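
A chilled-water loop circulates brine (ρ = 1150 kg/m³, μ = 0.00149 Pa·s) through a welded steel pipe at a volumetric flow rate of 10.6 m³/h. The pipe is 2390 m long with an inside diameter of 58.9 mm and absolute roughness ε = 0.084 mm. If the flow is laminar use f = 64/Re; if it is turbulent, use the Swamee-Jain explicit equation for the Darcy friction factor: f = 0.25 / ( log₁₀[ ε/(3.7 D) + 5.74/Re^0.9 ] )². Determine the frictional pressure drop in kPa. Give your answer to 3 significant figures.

ΔP ≈ 692 kPa

Q = 10.6 m³/h = 10.6/3600 = 0.002944 m³/s.
Cross-sectional area A = πD²/4 = π(0.0589)²/4 = 0.002725 m²; mean velocity V = Q/A = 0.002944/0.002725 = 1.081 m/s.
Reynolds number Re = ρVD/μ = 1150 · 1.081 · 0.0589 / 0.00149 = 4.913e+04.
Re > 4000 → turbulent. Relative roughness ε/D = 8.4e-05/0.0589 = 0.00143. Swamee-Jain: f = 0.25/(log₁₀[0.00143/3.7 + 5.74/4.913e+04^0.9])² = 0.25/(log₁₀[0.000385 + 0.000344])² = 0.25/(-3.137)² = 0.02541.
Darcy-Weisbach: ΔP = f(L/D)(ρV²/2) = 0.02541·(2390/0.0589)·(1150·1.081²/2) = 0.02541·4.058e+04·671.5 = 6.922e+05 Pa.
ΔP = 6.922e+05 Pa = 692 kPa.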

YOUR TASK: Take the entries above and repeat them verbatim.

EXERCISE RESULT:
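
A chilled-water loop circulates brine (ρ = 1150 kg/m³, μ = 0.00149 Pa·s) through a welded steel pipe at a volumetric flow rate of 10.6 m³/h. The pipe is 2390 m long with an inside diameter of 58.9 mm and absolute roughness ε = 0.084 mm. If the flow is laminar use f = 64/Re; if it is turbulent, use the Swamee-Jain explicit equation for the Darcy friction factor: f = 0.25 / ( log₁₀[ ε/(3.7 D) + 5.74/Re^0.9 ] )². Determine the frictional pressure drop in kPa. Give your answer to 3 significant figures.

ΔP ≈ 692 kPa

Q = 10.6 m³/h = 10.6/3600 = 0.002944 m³/s.
Cross-sectional area A = πD²/4 = π(0.0589)²/4 = 0.002725 m²; mean velocity V = Q/A = 0.002944/0.002725 = 1.081 m/s.
Reynolds number Re = ρVD/μ = 1150 · 1.081 · 0.0589 / 0.00149 = 4.913e+04.
Re > 4000 → turbulent. Relative roughness ε/D = 8.4e-05/0.0589 = 0.00143. Swamee-Jain: f = 0.25/(log₁₀[0.00143/3.7 + 5.74/4.913e+04^0.9])² = 0.25/(log₁₀[0.000385 + 0.000344])² = 0.25/(-3.137)² = 0.02541.
Darcy-Weisbach: ΔP = f(L/D)(ρV²/2) = 0.02541·(2390/0.0589)·(1150·1.081²/2) = 0.02541·4.058e+04·671.5 = 6.922e+05 Pa.
ΔP = 6.922e+05 Pa = 692 kPa.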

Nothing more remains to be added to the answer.